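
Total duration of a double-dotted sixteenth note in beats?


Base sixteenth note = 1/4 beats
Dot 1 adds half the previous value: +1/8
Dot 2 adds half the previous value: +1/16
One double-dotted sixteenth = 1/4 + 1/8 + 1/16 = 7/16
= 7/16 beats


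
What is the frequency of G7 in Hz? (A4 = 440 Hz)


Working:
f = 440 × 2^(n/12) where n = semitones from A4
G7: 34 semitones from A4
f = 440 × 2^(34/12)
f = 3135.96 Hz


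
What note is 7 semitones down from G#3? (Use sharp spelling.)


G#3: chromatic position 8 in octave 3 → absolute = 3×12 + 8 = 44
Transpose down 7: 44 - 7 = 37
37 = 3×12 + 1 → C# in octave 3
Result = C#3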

━━━━━━━━

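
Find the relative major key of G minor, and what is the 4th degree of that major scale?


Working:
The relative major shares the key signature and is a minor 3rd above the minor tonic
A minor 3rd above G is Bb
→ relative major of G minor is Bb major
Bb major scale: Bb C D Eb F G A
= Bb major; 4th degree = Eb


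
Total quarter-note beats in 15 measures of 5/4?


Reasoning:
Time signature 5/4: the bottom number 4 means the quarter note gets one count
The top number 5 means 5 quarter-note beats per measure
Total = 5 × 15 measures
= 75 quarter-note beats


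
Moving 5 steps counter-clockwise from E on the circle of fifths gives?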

━━━━━━━━

**WHAT YOU NEED TO DO**.
Output the material above exactly, but only from the line that carries "Find the relative" through the line that carries "Moving 5 steps".

**TASK OUTPUT**.
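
Find the relative major key of G minor, and what is the 4th degree of that major scale?


Working:
The relative major shares the key signature and is a minor 3rd above the minor tonic
A minor 3rd above G is Bb
→ relative major of G minor is Bb major
Bb major scale: Bb C D Eb F G A
= Bb major; 4th degree = Eb


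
Total quarter-note beats in 15 measures of 5/4?


Reasoning:
Time signature 5/4: the bottom number 4 means the quarter note gets one count
The top number 5 means 5 quarter-note beats per measure
Total = 5 × 15 measures
= 75 quarter-note beats


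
Moving 5 steps counter-clockwise from E on the circle of fifths gives?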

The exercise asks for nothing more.